[What you need to do]
Find the line in the data below that contains "A corner-notched plate is". Return that line and all the lines after it, unchanged.

[Listed records]
# # #

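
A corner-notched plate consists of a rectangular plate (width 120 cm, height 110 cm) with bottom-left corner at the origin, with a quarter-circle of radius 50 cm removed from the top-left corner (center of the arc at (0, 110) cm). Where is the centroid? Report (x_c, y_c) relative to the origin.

plate: A = 120 × 110 = 13200.00, centroid at (60.00, 55.00).
removed quarter-circle: A = −¼π·50² = -1963.50, centroid at (21.22, 88.78).
ΣA = 11236.50 cm², ΣAx_c = 750333.33 cm³, ΣAy_c = 551682.17 cm³.
x_c = 750333.33/11236.50 = 66.78 cm; y_c = 551682.17/11236.50 = 49.10 cm.

x_c = 66.78 cm, y_c = 49.10 cm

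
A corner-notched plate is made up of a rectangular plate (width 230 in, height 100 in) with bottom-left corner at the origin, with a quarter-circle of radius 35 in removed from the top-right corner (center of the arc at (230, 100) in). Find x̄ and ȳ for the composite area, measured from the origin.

Part | A | x̄ᵢ | ȳᵢ | A·x̄ᵢ | A·ȳᵢ
plate | 23000.00 | 115.00 | 50.00 | 2645000.00 | 1150000.00
removed quarter-circle | -962.11 | 215.15 | 85.15 | -206994.27 | -81919.61
Σ | 22037.89 |  |  | 2438005.73 | 1068080.39
x̄ = 2438005.73 / 22037.89 = 110.63 in
ȳ = 1068080.39 / 22037.89 = 48.47 in

x̄ = 110.63 in, ȳ = 48.47 in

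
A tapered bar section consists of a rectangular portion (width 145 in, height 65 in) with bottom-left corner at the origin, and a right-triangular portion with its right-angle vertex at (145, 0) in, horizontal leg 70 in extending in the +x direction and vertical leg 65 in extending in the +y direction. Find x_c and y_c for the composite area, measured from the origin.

rectangular portion: A = 145 × 65 = 9425.00, centroid at (72.50, 32.50).
triangular portion: A = ½·70·65 = 2275.00, centroid at (168.33, 21.67).
ΣA = 11700.00 in², ΣAx_c = 1066270.83 in³, ΣAy_c = 355604.17 in³.
x_c = 1066270.83/11700.00 = 91.13 in; y_c = 355604.17/11700.00 = 30.39 in.

x_c = 91.13 in, y_c = 30.39 in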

# # #

[Reply]
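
A corner-notched plate is made up of a rectangular plate (width 230 in, height 100 in) with bottom-left corner at the origin, with a quarter-circle of radius 35 in removed from the top-right corner (center of the arc at (230, 100) in). Find x̄ and ȳ for the composite area, measured from the origin.

Part | A | x̄ᵢ | ȳᵢ | A·x̄ᵢ | A·ȳᵢ
plate | 23000.00 | 115.00 | 50.00 | 2645000.00 | 1150000.00
removed quarter-circle | -962.11 | 215.15 | 85.15 | -206994.27 | -81919.61
Σ | 22037.89 |  |  | 2438005.73 | 1068080.39
x̄ = 2438005.73 / 22037.89 = 110.63 in
ȳ = 1068080.39 / 22037.89 = 48.47 in

x̄ = 110.63 in, ȳ = 48.47 in

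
A tapered bar section consists of a rectangular portion (width 145 in, height 65 in) with bottom-left corner at the origin, and a right-triangular portion with its right-angle vertex at (145, 0) in, horizontal leg 70 in extending in the +x direction and vertical leg 65 in extending in the +y direction. Find x_c and y_c for the composite area, measured from the origin.

rectangular portion: A = 145 × 65 = 9425.00, centroid at (72.50, 32.50).
triangular portion: A = ½·70·65 = 2275.00, centroid at (168.33, 21.67).
ΣA = 11700.00 in², ΣAx_c = 1066270.83 in³, ΣAy_c = 355604.17 in³.
x_c = 1066270.83/11700.00 = 91.13 in; y_c = 355604.17/11700.00 = 30.39 in.

x_c = 91.13 in, y_c = 30.39 in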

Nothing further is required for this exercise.